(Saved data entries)

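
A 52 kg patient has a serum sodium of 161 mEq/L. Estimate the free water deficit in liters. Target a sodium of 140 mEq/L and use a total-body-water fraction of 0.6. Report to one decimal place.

4.7 L

TBW = 0.6 · 52 = 31.2 L
Free water deficit = TBW · (Na/140 − 1)
= 31.2 · (161/140 − 1)
= 31.2 · 0.15
= 4.68 L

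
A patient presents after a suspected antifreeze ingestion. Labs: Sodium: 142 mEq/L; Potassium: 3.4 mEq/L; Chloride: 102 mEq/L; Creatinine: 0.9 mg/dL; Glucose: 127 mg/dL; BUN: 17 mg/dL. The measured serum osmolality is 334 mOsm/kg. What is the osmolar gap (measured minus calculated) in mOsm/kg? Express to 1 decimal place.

Calculated osmolality = 2·Na + glucose/18 + BUN/2.8
= 2·142 + 127/18 + 17/2.8
= 284 + 7.06 + 6.07
= 297.13 mOsm/kg ≈ 297.1 mOsm/kg
Osmolar gap = measured − calculated = 334 − 297.1 = 36.9 mOsm/kg

36.9 mOsm/kg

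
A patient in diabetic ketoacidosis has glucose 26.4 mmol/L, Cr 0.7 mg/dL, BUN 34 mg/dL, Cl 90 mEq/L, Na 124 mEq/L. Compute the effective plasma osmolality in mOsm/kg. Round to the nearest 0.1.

274.4 mOsm/kg

Effective osmolality excludes urea (freely permeant across cell membranes):
2·Na + glucose
= 2·124 + 26.4
= 248 + 26.4
= 274.4 mOsm/kg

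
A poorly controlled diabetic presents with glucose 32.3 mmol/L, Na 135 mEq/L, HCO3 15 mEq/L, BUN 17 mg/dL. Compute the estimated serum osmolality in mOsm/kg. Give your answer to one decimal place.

Calculated osmolality = 2·Na + glucose + BUN/2.8
= 2·135 + 32.3 + 17/2.8
= 270 + 32.30 + 6.07
= 308.37 mOsm/kg

308.4 mOsm/kg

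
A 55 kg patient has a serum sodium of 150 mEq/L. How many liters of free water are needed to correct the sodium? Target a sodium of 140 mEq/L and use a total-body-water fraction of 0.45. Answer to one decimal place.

TBW = 0.45 · 55 = 24.75 L
Free water deficit = TBW · (Na/140 − 1)
= 24.75 · (150/140 − 1)
= 24.75 · 0.0714
= 1.77 L

1.8 L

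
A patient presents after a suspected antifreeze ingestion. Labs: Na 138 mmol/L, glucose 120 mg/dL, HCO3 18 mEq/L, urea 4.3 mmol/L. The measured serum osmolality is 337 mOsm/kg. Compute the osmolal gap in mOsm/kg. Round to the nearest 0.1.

Calculated osmolality = 2·Na + glucose/18 + urea
= 2·138 + 120/18 + 4.3
= 276 + 6.67 + 4.30
= 286.97 mOsm/kg ≈ 287.0 mOsm/kg
Osmolar gap = measured − calculated = 337 − 287.0 = 50.0 mOsm/kg

50.0 mOsm/kg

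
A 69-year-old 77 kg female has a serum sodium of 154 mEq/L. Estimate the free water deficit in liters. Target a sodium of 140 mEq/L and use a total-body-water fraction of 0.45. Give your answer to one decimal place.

3.5 L

TBW = 0.45 · 77 = 34.65 L
Free water deficit = TBW · (Na/140 − 1)
= 34.65 · (154/140 − 1)
= 34.65 · 0.1
= 3.46 L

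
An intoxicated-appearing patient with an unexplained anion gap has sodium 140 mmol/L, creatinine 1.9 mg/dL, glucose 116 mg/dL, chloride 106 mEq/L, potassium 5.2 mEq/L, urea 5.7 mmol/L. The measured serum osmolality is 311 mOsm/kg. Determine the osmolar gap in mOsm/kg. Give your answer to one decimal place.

18.9 mOsm/kg

Calculated osmolality = 2·Na + glucose/18 + urea
= 2·140 + 116/18 + 5.7
= 280 + 6.44 + 5.70
= 292.14 mOsm/kg ≈ 292.1 mOsm/kg
Osmolar gap = measured − calculated = 311 − 292.1 = 18.9 mOsm/kg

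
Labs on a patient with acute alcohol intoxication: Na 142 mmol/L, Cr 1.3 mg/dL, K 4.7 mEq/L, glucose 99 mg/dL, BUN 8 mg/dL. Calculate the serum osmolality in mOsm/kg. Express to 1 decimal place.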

__WHAT NEEDS TO BE DONE__
Copy out the data exactly, keeping each line whole.

__YOUR RESPONSE__
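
A 52 kg patient has a serum sodium of 161 mEq/L. Estimate the free water deficit in liters. Target a sodium of 140 mEq/L and use a total-body-water fraction of 0.6. Report to one decimal place.

4.7 L

TBW = 0.6 · 52 = 31.2 L
Free water deficit = TBW · (Na/140 − 1)
= 31.2 · (161/140 − 1)
= 31.2 · 0.15
= 4.68 L

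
A patient presents after a suspected antifreeze ingestion. Labs: Sodium: 142 mEq/L; Potassium: 3.4 mEq/L; Chloride: 102 mEq/L; Creatinine: 0.9 mg/dL; Glucose: 127 mg/dL; BUN: 17 mg/dL. The measured serum osmolality is 334 mOsm/kg. What is the osmolar gap (measured minus calculated) in mOsm/kg? Express to 1 decimal place.

Calculated osmolality = 2·Na + glucose/18 + BUN/2.8
= 2·142 + 127/18 + 17/2.8
= 284 + 7.06 + 6.07
= 297.13 mOsm/kg ≈ 297.1 mOsm/kg
Osmolar gap = measured − calculated = 334 − 297.1 = 36.9 mOsm/kg

36.9 mOsm/kg

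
A patient in diabetic ketoacidosis has glucose 26.4 mmol/L, Cr 0.7 mg/dL, BUN 34 mg/dL, Cl 90 mEq/L, Na 124 mEq/L. Compute the effective plasma osmolality in mOsm/kg. Round to the nearest 0.1.

274.4 mOsm/kg

Effective osmolality excludes urea (freely permeant across cell membranes):
2·Na + glucose
= 2·124 + 26.4
= 248 + 26.4
= 274.4 mOsm/kg

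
A poorly controlled diabetic presents with glucose 32.3 mmol/L, Na 135 mEq/L, HCO3 15 mEq/L, BUN 17 mg/dL. Compute the estimated serum osmolality in mOsm/kg. Give your answer to one decimal place.

Calculated osmolality = 2·Na + glucose + BUN/2.8
= 2·135 + 32.3 + 17/2.8
= 270 + 32.30 + 6.07
= 308.37 mOsm/kg

308.4 mOsm/kg

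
A 55 kg patient has a serum sodium of 150 mEq/L. How many liters of free water are needed to correct the sodium? Target a sodium of 140 mEq/L and use a total-body-water fraction of 0.45. Answer to one decimal place.

TBW = 0.45 · 55 = 24.75 L
Free water deficit = TBW · (Na/140 − 1)
= 24.75 · (150/140 − 1)
= 24.75 · 0.0714
= 1.77 L

1.8 L

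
A patient presents after a suspected antifreeze ingestion. Labs: Na 138 mmol/L, glucose 120 mg/dL, HCO3 18 mEq/L, urea 4.3 mmol/L. The measured serum osmolality is 337 mOsm/kg. Compute the osmolal gap in mOsm/kg. Round to the nearest 0.1.

Calculated osmolality = 2·Na + glucose/18 + urea
= 2·138 + 120/18 + 4.3
= 276 + 6.67 + 4.30
= 286.97 mOsm/kg ≈ 287.0 mOsm/kg
Osmolar gap = measured − calculated = 337 − 287.0 = 50.0 mOsm/kg

50.0 mOsm/kg

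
A 69-year-old 77 kg female has a serum sodium of 154 mEq/L. Estimate the free water deficit in liters. Target a sodium of 140 mEq/L and use a total-body-water fraction of 0.45. Give your answer to one decimal place.

3.5 L

TBW = 0.45 · 77 = 34.65 L
Free water deficit = TBW · (Na/140 − 1)
= 34.65 · (154/140 − 1)
= 34.65 · 0.1
= 3.46 L

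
An intoxicated-appearing patient with an unexplained anion gap has sodium 140 mmol/L, creatinine 1.9 mg/dL, glucose 116 mg/dL, chloride 106 mEq/L, potassium 5.2 mEq/L, urea 5.7 mmol/L. The measured serum osmolality is 311 mOsm/kg. Determine the osmolar gap in mOsm/kg. Give your answer to one decimal place.

18.9 mOsm/kg

Calculated osmolality = 2·Na + glucose/18 + urea
= 2·140 + 116/18 + 5.7
= 280 + 6.44 + 5.70
= 292.14 mOsm/kg ≈ 292.1 mOsm/kg
Osmolar gap = measured − calculated = 311 − 292.1 = 18.9 mOsm/kg

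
Labs on a patient with acute alcohol intoxication: Na 142 mmol/L, Cr 1.3 mg/dL, K 4.7 mEq/L, glucose 99 mg/dL, BUN 8 mg/dL. Calculate the serum osmolality in mOsm/kg. Express to 1 decimal place.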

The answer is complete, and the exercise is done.